RECORDS FOR THE TASK below:

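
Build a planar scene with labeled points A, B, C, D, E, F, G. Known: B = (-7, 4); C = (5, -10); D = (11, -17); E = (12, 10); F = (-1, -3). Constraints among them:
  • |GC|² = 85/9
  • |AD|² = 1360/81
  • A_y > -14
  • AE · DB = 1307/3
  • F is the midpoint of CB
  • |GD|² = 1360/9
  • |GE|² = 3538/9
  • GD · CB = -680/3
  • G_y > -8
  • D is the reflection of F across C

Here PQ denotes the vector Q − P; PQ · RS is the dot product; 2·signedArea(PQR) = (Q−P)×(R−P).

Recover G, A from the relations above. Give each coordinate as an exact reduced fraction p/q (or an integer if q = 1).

A = (25/3, -125/9)
G = (3, -23/3)

1. G_x = 3  [line 12·x + -14·y + -430/3 = 0 ∩ |GC|² = 85/9]
2. G_y = -23/3  [line 12·x + -14·y + -430/3 = 0 ∩ |GC|² = 85/9]
   → G = (3, -23/3)
3. A_x = 25/3  [line 18·x + -21·y + -1325/3 = 0 ∩ |AD|² = 1360/81]
4. A_y = -125/9  [line 18·x + -21·y + -1325/3 = 0 ∩ |AD|² = 1360/81]
   → A = (25/3, -125/9)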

End of RECORDS FOR THE TASK.

TASK GOAL >>
Word for word, write out every record.

COMPLETED EXERCISE >>
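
Build a planar scene with labeled points A, B, C, D, E, F, G. Known: B = (-7, 4); C = (5, -10); D = (11, -17); E = (12, 10); F = (-1, -3). Constraints among them:
  • |GC|² = 85/9
  • |AD|² = 1360/81
  • A_y > -14
  • AE · DB = 1307/3
  • F is the midpoint of CB
  • |GD|² = 1360/9
  • |GE|² = 3538/9
  • GD · CB = -680/3
  • G_y > -8
  • D is the reflection of F across C

Here PQ denotes the vector Q − P; PQ · RS is the dot product; 2·signedArea(PQR) = (Q−P)×(R−P).

Recover G, A from the relations above. Give each coordinate as an exact reduced fraction p/q (or an integer if q = 1).

A = (25/3, -125/9)
G = (3, -23/3)

1. G_x = 3  [line 12·x + -14·y + -430/3 = 0 ∩ |GC|² = 85/9]
2. G_y = -23/3  [line 12·x + -14·y + -430/3 = 0 ∩ |GC|² = 85/9]
   → G = (3, -23/3)
3. A_x = 25/3  [line 18·x + -21·y + -1325/3 = 0 ∩ |AD|² = 1360/81]
4. A_y = -125/9  [line 18·x + -21·y + -1325/3 = 0 ∩ |AD|² = 1360/81]
   → A = (25/3, -125/9)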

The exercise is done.